▶ _Problem statement_:
After locating the line that contains "N3. It ought" in the data below, set down exactly that line and each one after it through the line that contains "N12. One must void entry.", and nothing more.

▶ _Collected data_:
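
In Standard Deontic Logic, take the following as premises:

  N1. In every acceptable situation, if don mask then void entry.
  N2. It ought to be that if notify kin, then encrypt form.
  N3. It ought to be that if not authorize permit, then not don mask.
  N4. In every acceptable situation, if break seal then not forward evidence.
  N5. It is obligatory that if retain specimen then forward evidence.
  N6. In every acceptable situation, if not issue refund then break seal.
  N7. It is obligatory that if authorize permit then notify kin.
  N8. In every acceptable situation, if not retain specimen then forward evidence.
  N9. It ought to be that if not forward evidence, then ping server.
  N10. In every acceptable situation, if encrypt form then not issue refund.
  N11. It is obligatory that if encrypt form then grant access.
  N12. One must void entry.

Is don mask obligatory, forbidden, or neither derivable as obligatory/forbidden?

Forbidden

Premises 5 and 8 are O(retain_specimen → forward_evidence) and O(¬retain_specimen → forward_evidence); every ideal world satisfies retain_specimen or ¬retain_specimen, so in either case forward_evidence holds — hence O(forward_evidence).
Premise 4, O(break_seal → ¬forward_evidence), contraposes to O(forward_evidence → ¬break_seal); with O(forward_evidence) we get O(¬break_seal).
Premise 6 is O(¬issue_refund → break_seal); contrapositively O(¬break_seal → issue_refund). Since O(¬break_seal) holds, K gives O(issue_refund).
Premise 10 is O(encrypt_form → ¬issue_refund); contrapositively O(issue_refund → ¬encrypt_form). Since O(issue_refund) holds, K gives O(¬encrypt_form).
Premise 2, O(notify_kin → encrypt_form), contraposes to O(¬encrypt_form → ¬notify_kin); with O(¬encrypt_form) we get O(¬notify_kin).
The contrapositive of premise 7 (O(authorize_permit → notify_kin)) is O(¬notify_kin → ¬authorize_permit), and O(¬notify_kin) is already established, so O(¬authorize_permit).
From O(¬authorize_permit) and premise 3, O(¬authorize_permit → ¬don_mask), we obtain O(¬don_mask).
Premises 1, 9, 11, 12 do not contribute to this derivation.
Thus O(¬don_mask), which is F(don_mask): don_mask is forbidden.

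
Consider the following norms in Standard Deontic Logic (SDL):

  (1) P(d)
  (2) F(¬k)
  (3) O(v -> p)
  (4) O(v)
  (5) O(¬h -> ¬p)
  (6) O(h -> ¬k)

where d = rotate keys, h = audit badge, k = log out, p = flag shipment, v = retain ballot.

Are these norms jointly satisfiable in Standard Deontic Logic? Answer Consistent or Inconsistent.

Inconsistent

Premise 2 is F(¬k), i.e. O(k).
The contrapositive of premise 6 (O(h -> ¬k)) is O(k -> ¬h), and O(k) is already established, so O(¬h).
Premise 5 is O(¬h -> ¬p); since O(¬h), deontic closure gives O(¬p).
The contrapositive of premise 3 (O(v -> p)) is O(¬p -> ¬v), and O(¬p) is already established, so O(¬v).
But premise 4 directly asserts O(v).
We now have both O(¬v) and O(v) — v is simultaneously obligatory and forbidden, violating the D-axiom.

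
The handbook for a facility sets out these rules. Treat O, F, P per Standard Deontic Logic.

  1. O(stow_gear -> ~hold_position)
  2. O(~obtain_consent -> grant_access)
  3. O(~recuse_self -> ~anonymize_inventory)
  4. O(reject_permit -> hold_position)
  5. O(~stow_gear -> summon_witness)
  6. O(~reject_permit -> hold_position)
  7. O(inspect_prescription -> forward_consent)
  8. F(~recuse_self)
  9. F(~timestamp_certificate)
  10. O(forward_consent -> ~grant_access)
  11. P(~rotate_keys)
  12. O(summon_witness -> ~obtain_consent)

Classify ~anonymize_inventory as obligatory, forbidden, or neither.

Neither

Premise 3 is O(~recuse_self -> ~anonymize_inventory), but O(~recuse_self) is not derivable from the premises, so it does not yield O(~anonymize_inventory).
No premise or chain of K-axiom applications forces O(~anonymize_inventory), and none forces O(anonymize_inventory). So ~anonymize_inventory is neither obligatory nor forbidden under these norms.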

▶ _Completed task_:
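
  N3. It ought to be that if not authorize permit, then not don mask.
  N4. In every acceptable situation, if break seal then not forward evidence.
  N5. It is obligatory that if retain specimen then forward evidence.
  N6. In every acceptable situation, if not issue refund then break seal.
  N7. It is obligatory that if authorize permit then notify kin.
  N8. In every acceptable situation, if not retain specimen then forward evidence.
  N9. It ought to be that if not forward evidence, then ping server.
  N10. In every acceptable situation, if encrypt form then not issue refund.
  N11. It is obligatory that if encrypt form then grant access.
  N12. One must void entry.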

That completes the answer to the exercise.